Problem description:
Please write out the listing beneath this sentence exactly, from its first line to the line with "- Triassic: 251.902 – 201.4 Ma", and stop there.
::::
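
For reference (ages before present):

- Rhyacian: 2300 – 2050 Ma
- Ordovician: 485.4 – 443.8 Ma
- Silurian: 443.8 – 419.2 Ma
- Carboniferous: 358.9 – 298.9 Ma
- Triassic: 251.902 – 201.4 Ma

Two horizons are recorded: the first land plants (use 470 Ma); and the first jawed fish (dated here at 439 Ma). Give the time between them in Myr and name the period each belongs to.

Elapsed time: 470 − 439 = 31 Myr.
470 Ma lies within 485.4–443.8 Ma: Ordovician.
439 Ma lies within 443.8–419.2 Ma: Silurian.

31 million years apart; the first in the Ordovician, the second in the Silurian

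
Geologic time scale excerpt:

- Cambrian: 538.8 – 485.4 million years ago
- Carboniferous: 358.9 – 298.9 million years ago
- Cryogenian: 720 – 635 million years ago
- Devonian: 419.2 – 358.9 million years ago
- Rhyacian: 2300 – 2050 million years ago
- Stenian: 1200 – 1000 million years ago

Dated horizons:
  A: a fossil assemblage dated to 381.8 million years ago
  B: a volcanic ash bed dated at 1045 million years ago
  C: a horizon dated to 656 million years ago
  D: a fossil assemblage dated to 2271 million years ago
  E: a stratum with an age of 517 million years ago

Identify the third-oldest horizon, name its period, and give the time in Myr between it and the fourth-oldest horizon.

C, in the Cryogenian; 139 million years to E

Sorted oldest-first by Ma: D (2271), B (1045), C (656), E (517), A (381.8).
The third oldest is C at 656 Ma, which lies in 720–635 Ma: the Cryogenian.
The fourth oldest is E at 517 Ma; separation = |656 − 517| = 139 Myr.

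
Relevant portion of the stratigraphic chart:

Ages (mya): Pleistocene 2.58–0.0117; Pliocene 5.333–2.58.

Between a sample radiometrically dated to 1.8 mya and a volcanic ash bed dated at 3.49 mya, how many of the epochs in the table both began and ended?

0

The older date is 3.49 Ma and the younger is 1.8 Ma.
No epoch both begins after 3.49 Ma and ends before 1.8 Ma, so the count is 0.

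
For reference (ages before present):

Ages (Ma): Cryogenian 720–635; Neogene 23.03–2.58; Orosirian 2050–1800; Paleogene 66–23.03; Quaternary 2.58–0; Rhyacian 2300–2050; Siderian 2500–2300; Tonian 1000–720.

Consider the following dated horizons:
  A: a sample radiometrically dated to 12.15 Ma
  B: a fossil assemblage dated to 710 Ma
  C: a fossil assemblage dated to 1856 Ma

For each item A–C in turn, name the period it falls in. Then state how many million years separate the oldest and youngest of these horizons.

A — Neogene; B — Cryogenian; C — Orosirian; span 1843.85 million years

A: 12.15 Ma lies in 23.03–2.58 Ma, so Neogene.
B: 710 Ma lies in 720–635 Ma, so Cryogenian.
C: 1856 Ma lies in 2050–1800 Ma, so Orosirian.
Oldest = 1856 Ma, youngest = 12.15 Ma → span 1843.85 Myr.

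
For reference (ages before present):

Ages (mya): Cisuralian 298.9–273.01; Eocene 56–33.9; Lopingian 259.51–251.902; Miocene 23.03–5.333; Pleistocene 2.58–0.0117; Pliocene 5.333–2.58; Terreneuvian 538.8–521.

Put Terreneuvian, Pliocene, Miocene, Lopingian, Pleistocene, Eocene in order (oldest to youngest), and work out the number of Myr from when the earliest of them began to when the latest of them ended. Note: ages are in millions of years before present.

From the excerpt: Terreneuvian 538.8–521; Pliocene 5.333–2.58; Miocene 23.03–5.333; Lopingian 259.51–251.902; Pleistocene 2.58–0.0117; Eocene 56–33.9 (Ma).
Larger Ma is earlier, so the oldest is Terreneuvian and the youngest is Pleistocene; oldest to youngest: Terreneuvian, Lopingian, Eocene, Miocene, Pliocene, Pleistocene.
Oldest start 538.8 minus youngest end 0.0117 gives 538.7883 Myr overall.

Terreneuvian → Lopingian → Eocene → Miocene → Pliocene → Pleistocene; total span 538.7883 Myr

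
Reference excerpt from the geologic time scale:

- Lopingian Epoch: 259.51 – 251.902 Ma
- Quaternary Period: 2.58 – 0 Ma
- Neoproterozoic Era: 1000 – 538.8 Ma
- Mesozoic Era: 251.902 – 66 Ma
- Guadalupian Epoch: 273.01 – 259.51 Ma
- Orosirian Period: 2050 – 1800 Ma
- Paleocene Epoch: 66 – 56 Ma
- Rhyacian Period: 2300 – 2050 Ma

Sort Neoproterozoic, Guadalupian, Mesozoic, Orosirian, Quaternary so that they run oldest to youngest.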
::::
Expected output:
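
For reference (ages before present):

- Rhyacian: 2300 – 2050 Ma
- Ordovician: 485.4 – 443.8 Ma
- Silurian: 443.8 – 419.2 Ma
- Carboniferous: 358.9 – 298.9 Ma
- Triassic: 251.902 – 201.4 Ma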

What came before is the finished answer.